▸ TRY IT
For the material below, output exactly the span from the line with "- Nov 1: beginning inventory, 75 cans @ $23" to the line with "Unit cost |", including both, and nothing besides.

▸ DATASET RECORDS
*****

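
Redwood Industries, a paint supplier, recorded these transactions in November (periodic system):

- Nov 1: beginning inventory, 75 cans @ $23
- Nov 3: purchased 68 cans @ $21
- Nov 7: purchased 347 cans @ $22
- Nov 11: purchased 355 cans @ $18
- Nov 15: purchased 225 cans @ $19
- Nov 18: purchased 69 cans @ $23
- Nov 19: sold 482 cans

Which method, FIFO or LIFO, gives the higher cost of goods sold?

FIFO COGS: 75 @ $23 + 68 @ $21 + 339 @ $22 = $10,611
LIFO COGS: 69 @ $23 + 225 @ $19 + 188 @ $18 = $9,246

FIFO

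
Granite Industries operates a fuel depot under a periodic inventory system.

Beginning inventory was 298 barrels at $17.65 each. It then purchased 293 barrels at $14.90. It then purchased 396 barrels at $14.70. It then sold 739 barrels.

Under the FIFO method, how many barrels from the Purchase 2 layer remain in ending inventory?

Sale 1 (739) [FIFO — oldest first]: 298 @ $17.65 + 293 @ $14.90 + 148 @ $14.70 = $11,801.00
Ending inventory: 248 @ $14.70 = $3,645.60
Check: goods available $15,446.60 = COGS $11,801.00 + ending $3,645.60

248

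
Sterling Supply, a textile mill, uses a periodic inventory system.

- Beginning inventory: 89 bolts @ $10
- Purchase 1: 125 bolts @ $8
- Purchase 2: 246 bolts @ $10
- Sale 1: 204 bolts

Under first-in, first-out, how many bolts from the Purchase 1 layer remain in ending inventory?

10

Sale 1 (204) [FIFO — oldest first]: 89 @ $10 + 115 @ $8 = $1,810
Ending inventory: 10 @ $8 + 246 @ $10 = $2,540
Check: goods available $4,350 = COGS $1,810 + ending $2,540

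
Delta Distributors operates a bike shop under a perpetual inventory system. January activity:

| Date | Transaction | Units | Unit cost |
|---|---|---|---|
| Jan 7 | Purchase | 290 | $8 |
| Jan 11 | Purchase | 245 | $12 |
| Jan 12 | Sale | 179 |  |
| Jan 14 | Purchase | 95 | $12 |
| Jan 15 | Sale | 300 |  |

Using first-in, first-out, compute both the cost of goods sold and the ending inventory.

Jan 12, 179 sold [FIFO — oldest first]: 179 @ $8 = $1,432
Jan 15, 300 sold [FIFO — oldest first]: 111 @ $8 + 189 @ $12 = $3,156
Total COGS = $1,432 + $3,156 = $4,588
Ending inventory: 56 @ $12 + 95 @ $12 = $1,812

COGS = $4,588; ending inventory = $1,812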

*****

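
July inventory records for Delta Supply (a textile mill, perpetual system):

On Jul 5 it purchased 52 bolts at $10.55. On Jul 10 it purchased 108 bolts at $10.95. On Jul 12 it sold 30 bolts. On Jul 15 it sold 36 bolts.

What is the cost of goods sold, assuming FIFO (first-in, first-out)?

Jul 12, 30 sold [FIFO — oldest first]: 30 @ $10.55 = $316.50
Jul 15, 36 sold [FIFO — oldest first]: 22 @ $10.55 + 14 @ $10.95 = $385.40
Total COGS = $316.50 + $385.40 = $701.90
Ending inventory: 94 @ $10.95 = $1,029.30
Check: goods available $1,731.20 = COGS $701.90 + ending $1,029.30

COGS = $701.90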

*****

▸ REPLY TO THE EXERCISE
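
- Nov 1: beginning inventory, 75 cans @ $23
- Nov 3: purchased 68 cans @ $21
- Nov 7: purchased 347 cans @ $22
- Nov 11: purchased 355 cans @ $18
- Nov 15: purchased 225 cans @ $19
- Nov 18: purchased 69 cans @ $23
- Nov 19: sold 482 cans

Which method, FIFO or LIFO, gives the higher cost of goods sold?

FIFO COGS: 75 @ $23 + 68 @ $21 + 339 @ $22 = $10,611
LIFO COGS: 69 @ $23 + 225 @ $19 + 188 @ $18 = $9,246

FIFO

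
Granite Industries operates a fuel depot under a periodic inventory system.

Beginning inventory was 298 barrels at $17.65 each. It then purchased 293 barrels at $14.90. It then purchased 396 barrels at $14.70. It then sold 739 barrels.

Under the FIFO method, how many barrels from the Purchase 2 layer remain in ending inventory?

Sale 1 (739) [FIFO — oldest first]: 298 @ $17.65 + 293 @ $14.90 + 148 @ $14.70 = $11,801.00
Ending inventory: 248 @ $14.70 = $3,645.60
Check: goods available $15,446.60 = COGS $11,801.00 + ending $3,645.60

248

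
Sterling Supply, a textile mill, uses a periodic inventory system.

- Beginning inventory: 89 bolts @ $10
- Purchase 1: 125 bolts @ $8
- Purchase 2: 246 bolts @ $10
- Sale 1: 204 bolts

Under first-in, first-out, how many bolts from the Purchase 1 layer remain in ending inventory?

10

Sale 1 (204) [FIFO — oldest first]: 89 @ $10 + 115 @ $8 = $1,810
Ending inventory: 10 @ $8 + 246 @ $10 = $2,540
Check: goods available $4,350 = COGS $1,810 + ending $2,540

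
Delta Distributors operates a bike shop under a perpetual inventory system. January activity:

| Date | Transaction | Units | Unit cost |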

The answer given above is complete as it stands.